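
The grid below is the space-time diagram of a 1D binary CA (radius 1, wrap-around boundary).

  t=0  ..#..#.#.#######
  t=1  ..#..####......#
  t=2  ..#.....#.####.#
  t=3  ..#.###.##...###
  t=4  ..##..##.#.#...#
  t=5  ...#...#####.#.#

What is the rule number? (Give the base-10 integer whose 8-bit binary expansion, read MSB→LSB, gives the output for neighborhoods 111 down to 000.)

  ###|.  b7=0 t=0,i=10
  ##.|#  b6=1 t=0,i=15
  #.#|#  b5=1 t=0,i=6
  #..|.  b4=0 t=0,i=0
  .##|.  b3=0 t=0,i=9
  .#.|#  b2=1 t=0,i=2
  ..#|.  b1=0 t=0,i=1
  ...|#  b0=1 t=1,i=10
  bits 01100101 = 101

101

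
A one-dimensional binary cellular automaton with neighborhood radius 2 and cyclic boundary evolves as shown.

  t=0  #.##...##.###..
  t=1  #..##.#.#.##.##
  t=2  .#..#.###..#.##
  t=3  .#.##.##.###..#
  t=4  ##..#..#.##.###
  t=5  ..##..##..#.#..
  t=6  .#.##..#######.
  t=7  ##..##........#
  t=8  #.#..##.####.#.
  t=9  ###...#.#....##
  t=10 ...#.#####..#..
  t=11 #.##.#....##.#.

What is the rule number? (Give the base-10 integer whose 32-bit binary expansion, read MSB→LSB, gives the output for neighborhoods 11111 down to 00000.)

62158125

  #####|.  b31=0 t=4,i=14
  ####.|.  b30=0 t=4,i=0
  ###.#|.  b29=0 t=8,i=11
  ###..|.  b28=0 t=0,i=12
  ##.##|.  b27=0 t=0,i=9
  ##.#.|.  b26=0 t=1,i=5
  ##..#|#  b25=1 t=0,i=13
  ##...|#  b24=1 t=0,i=4
  #.###|#  b23=1 t=0,i=10
  #.##.|.  b22=0 t=0,i=2
  #.#.#|#  b21=1 t=1,i=6
  #.#..|#  b20=1 t=2,i=1
  #..##|.  b19=0 t=1,i=2
  #..#.|#  b18=1 t=0,i=14
  #...#|.  b17=0 t=0,i=5
  #....|.  b16=0 t=5,i=14
  .####|.  b15=0 t=4,i=13
  .###.|#  b14=1 t=0,i=11
  .##.#|#  b13=1 t=0,i=8
  .##..|#  b12=1 t=0,i=3
  .#.##|.  b11=0 t=0,i=1
  .#.#.|#  b10=1 t=1,i=7
  .#..#|.  b9=0 t=2,i=2
  .#...|#  b8=1 t=5,i=13
  ..###|.  b7=0 t=6,i=7
  ..##.|.  b6=0 t=0,i=7
  ..#.#|#  b5=1 t=0,i=0
  ..#..|.  b4=0 t=4,i=4
  ...##|#  b3=1 t=0,i=6
  ...#.|#  b2=1 t=9,i=5
  ....#|.  b1=0 t=5,i=0
  .....|#  b0=1 t=7,i=8
  bits 00000011101101000111010100101101 = 62158125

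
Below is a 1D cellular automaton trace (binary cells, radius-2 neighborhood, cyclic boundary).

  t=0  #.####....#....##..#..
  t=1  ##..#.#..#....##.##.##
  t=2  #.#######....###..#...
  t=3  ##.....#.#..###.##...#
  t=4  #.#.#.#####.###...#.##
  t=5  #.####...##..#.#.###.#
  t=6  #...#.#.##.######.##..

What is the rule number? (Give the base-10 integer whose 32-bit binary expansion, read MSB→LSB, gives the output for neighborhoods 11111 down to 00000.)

1664380653

  nb #####: next=.  (t=2,i=4, bit31=0)
  nb ####.: next=#  (t=0,i=4, bit30=1)
  nb ###.#: next=#  (t=3,i=14, bit29=1)
  nb ###..: next=.  (t=0,i=5, bit28=0)
  nb ##.##: next=.  (t=1,i=16, bit27=0)
  nb ##.#.: next=.  (t=4,i=1, bit26=0)
  nb ##..#: next=#  (t=0,i=17, bit25=1)
  nb ##...: next=#  (t=0,i=6, bit24=1)
  nb #.###: next=.  (t=0,i=2, bit23=0)
  nb #.##.: next=.  (t=1,i=17, bit22=0)
  nb #.#.#: next=#  (t=4,i=2, bit21=1)
  nb #.#..: next=#  (t=1,i=6, bit20=1)
  nb #..##: next=.  (t=3,i=11, bit19=0)
  nb #..#.: next=#  (t=0,i=18, bit18=1)
  nb #...#: next=.  (t=2,i=20, bit17=0)
  nb #....: next=.  (t=0,i=7, bit16=0)
  nb .####: next=.  (t=0,i=3, bit15=0)
  nb .###.: next=#  (t=2,i=14, bit14=1)
  nb .##.#: next=#  (t=1,i=15, bit13=1)
  nb .##..: next=.  (t=0,i=16, bit12=0)
  nb .#.##: next=#  (t=0,i=1, bit11=1)
  nb .#.#.: next=#  (t=1,i=5, bit10=1)
  nb .#..#: next=#  (t=0,i=20, bit9=1)
  nb .#...: next=.  (t=0,i=11, bit8=0)
  nb ..###: next=#  (t=2,i=13, bit7=1)
  nb ..##.: next=#  (t=0,i=15, bit6=1)
  nb ..#.#: next=#  (t=0,i=0, bit5=1)
  nb ..#..: next=.  (t=0,i=10, bit4=0)
  nb ...##: next=#  (t=0,i=14, bit3=1)
  nb ...#.: next=#  (t=0,i=9, bit2=1)
  nb ....#: next=.  (t=0,i=8, bit1=0)
  nb .....: next=#  (t=3,i=4, bit0=1)
  bits 01100011001101000110111011101101 = 1664380653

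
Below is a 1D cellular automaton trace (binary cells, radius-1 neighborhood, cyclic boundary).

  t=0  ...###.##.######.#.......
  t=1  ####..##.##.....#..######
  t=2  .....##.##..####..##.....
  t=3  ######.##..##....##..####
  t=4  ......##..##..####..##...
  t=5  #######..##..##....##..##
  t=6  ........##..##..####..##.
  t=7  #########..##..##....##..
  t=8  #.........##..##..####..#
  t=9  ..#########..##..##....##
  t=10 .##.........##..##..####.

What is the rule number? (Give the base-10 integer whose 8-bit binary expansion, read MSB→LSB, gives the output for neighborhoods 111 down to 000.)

  ### -> .   bit 7 = 0  t=0,i=4
  ##. -> .   bit 6 = 0  t=0,i=5
  #.# -> #   bit 5 = 1  t=0,i=6
  #.. -> .   bit 4 = 0  t=0,i=18
  .## -> #   bit 3 = 1  t=0,i=3
  .#. -> .   bit 2 = 0  t=0,i=17
  ..# -> #   bit 1 = 1  t=0,i=2
  ... -> #   bit 0 = 1  t=0,i=0
  bits 00101011 = 43

43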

• • • •

* [Exercise requirements]:
Verbatim and in full, return the listing above.

* [Answer box]:
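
The grid below is the space-time diagram of a 1D binary CA (radius 1, wrap-around boundary).

  t=0  ..#..#.#.#######
  t=1  ..#..####......#
  t=2  ..#.....#.####.#
  t=3  ..#.###.##...###
  t=4  ..##..##.#.#...#
  t=5  ...#...#####.#.#

What is the rule number? (Give the base-10 integer whose 8-bit binary expansion, read MSB→LSB, gives the output for neighborhoods 111 down to 000.)

  ###|.  b7=0 t=0,i=10
  ##.|#  b6=1 t=0,i=15
  #.#|#  b5=1 t=0,i=6
  #..|.  b4=0 t=0,i=0
  .##|.  b3=0 t=0,i=9
  .#.|#  b2=1 t=0,i=2
  ..#|.  b1=0 t=0,i=1
  ...|#  b0=1 t=1,i=10
  bits 01100101 = 101

101

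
A one-dimensional binary cellular automaton with neighborhood radius 2 and cyclic boundary evolves as shown.

  t=0  #.##...##.###..
  t=1  #..##.#.#.##.##
  t=2  .#..#.###..#.##
  t=3  .#.##.##.###..#
  t=4  ##..#..#.##.###
  t=5  ..##..##..#.#..
  t=6  .#.##..#######.
  t=7  ##..##........#
  t=8  #.#..##.####.#.
  t=9  ###...#.#....##
  t=10 ...#.#####..#..
  t=11 #.##.#....##.#.

What is the rule number? (Give the base-10 integer whose 32-bit binary expansion, read MSB→LSB, gives the output for neighborhoods 11111 down to 00000.)

62158125

  #####|.  b31=0 t=4,i=14
  ####.|.  b30=0 t=4,i=0
  ###.#|.  b29=0 t=8,i=11
  ###..|.  b28=0 t=0,i=12
  ##.##|.  b27=0 t=0,i=9
  ##.#.|.  b26=0 t=1,i=5
  ##..#|#  b25=1 t=0,i=13
  ##...|#  b24=1 t=0,i=4
  #.###|#  b23=1 t=0,i=10
  #.##.|.  b22=0 t=0,i=2
  #.#.#|#  b21=1 t=1,i=6
  #.#..|#  b20=1 t=2,i=1
  #..##|.  b19=0 t=1,i=2
  #..#.|#  b18=1 t=0,i=14
  #...#|.  b17=0 t=0,i=5
  #....|.  b16=0 t=5,i=14
  .####|.  b15=0 t=4,i=13
  .###.|#  b14=1 t=0,i=11
  .##.#|#  b13=1 t=0,i=8
  .##..|#  b12=1 t=0,i=3
  .#.##|.  b11=0 t=0,i=1
  .#.#.|#  b10=1 t=1,i=7
  .#..#|.  b9=0 t=2,i=2
  .#...|#  b8=1 t=5,i=13
  ..###|.  b7=0 t=6,i=7
  ..##.|.  b6=0 t=0,i=7
  ..#.#|#  b5=1 t=0,i=0
  ..#..|.  b4=0 t=4,i=4
  ...##|#  b3=1 t=0,i=6
  ...#.|#  b2=1 t=9,i=5
  ....#|.  b1=0 t=5,i=0
  .....|#  b0=1 t=7,i=8
  bits 00000011101101000111010100101101 = 62158125

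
Below is a 1D cellular automaton trace (binary cells, radius-2 neighborhood, cyclic boundary).

  t=0  #.####....#....##..#..
  t=1  ##..#.#..#....##.##.##
  t=2  #.#######....###..#...
  t=3  ##.....#.#..###.##...#
  t=4  #.#.#.#####.###...#.##
  t=5  #.####...##..#.#.###.#
  t=6  #...#.#.##.######.##..

What is the rule number? (Give the base-10 integer whose 32-bit binary expansion, read MSB→LSB, gives the output for neighborhoods 11111 down to 00000.)

1664380653

  nb #####: next=.  (t=2,i=4, bit31=0)
  nb ####.: next=#  (t=0,i=4, bit30=1)
  nb ###.#: next=#  (t=3,i=14, bit29=1)
  nb ###..: next=.  (t=0,i=5, bit28=0)
  nb ##.##: next=.  (t=1,i=16, bit27=0)
  nb ##.#.: next=.  (t=4,i=1, bit26=0)
  nb ##..#: next=#  (t=0,i=17, bit25=1)
  nb ##...: next=#  (t=0,i=6, bit24=1)
  nb #.###: next=.  (t=0,i=2, bit23=0)
  nb #.##.: next=.  (t=1,i=17, bit22=0)
  nb #.#.#: next=#  (t=4,i=2, bit21=1)
  nb #.#..: next=#  (t=1,i=6, bit20=1)
  nb #..##: next=.  (t=3,i=11, bit19=0)
  nb #..#.: next=#  (t=0,i=18, bit18=1)
  nb #...#: next=.  (t=2,i=20, bit17=0)
  nb #....: next=.  (t=0,i=7, bit16=0)
  nb .####: next=.  (t=0,i=3, bit15=0)
  nb .###.: next=#  (t=2,i=14, bit14=1)
  nb .##.#: next=#  (t=1,i=15, bit13=1)
  nb .##..: next=.  (t=0,i=16, bit12=0)
  nb .#.##: next=#  (t=0,i=1, bit11=1)
  nb .#.#.: next=#  (t=1,i=5, bit10=1)
  nb .#..#: next=#  (t=0,i=20, bit9=1)
  nb .#...: next=.  (t=0,i=11, bit8=0)
  nb ..###: next=#  (t=2,i=13, bit7=1)
  nb ..##.: next=#  (t=0,i=15, bit6=1)
  nb ..#.#: next=#  (t=0,i=0, bit5=1)
  nb ..#..: next=.  (t=0,i=10, bit4=0)
  nb ...##: next=#  (t=0,i=14, bit3=1)
  nb ...#.: next=#  (t=0,i=9, bit2=1)
  nb ....#: next=.  (t=0,i=8, bit1=0)
  nb .....: next=#  (t=3,i=4, bit0=1)
  bits 01100011001101000110111011101101 = 1664380653

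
Below is a 1D cellular automaton trace (binary cells, radius-1 neighborhood, cyclic boundary).

  t=0  ...###.##.######.#.......
  t=1  ####..##.##.....#..######
  t=2  .....##.##..####..##.....
  t=3  ######.##..##....##..####
  t=4  ......##..##..####..##...
  t=5  #######..##..##....##..##
  t=6  ........##..##..####..##.
  t=7  #########..##..##....##..
  t=8  #.........##..##..####..#
  t=9  ..#########..##..##....##
  t=10 .##.........##..##..####.

What is the rule number? (Give the base-10 integer whose 8-bit binary expansion, read MSB→LSB, gives the output for neighborhoods 111 down to 000.)

  ### -> .   bit 7 = 0  t=0,i=4
  ##. -> .   bit 6 = 0  t=0,i=5
  #.# -> #   bit 5 = 1  t=0,i=6
  #.. -> .   bit 4 = 0  t=0,i=18
  .## -> #   bit 3 = 1  t=0,i=3
  .#. -> .   bit 2 = 0  t=0,i=17
  ..# -> #   bit 1 = 1  t=0,i=2
  ... -> #   bit 0 = 1  t=0,i=0
  bits 00101011 = 43

43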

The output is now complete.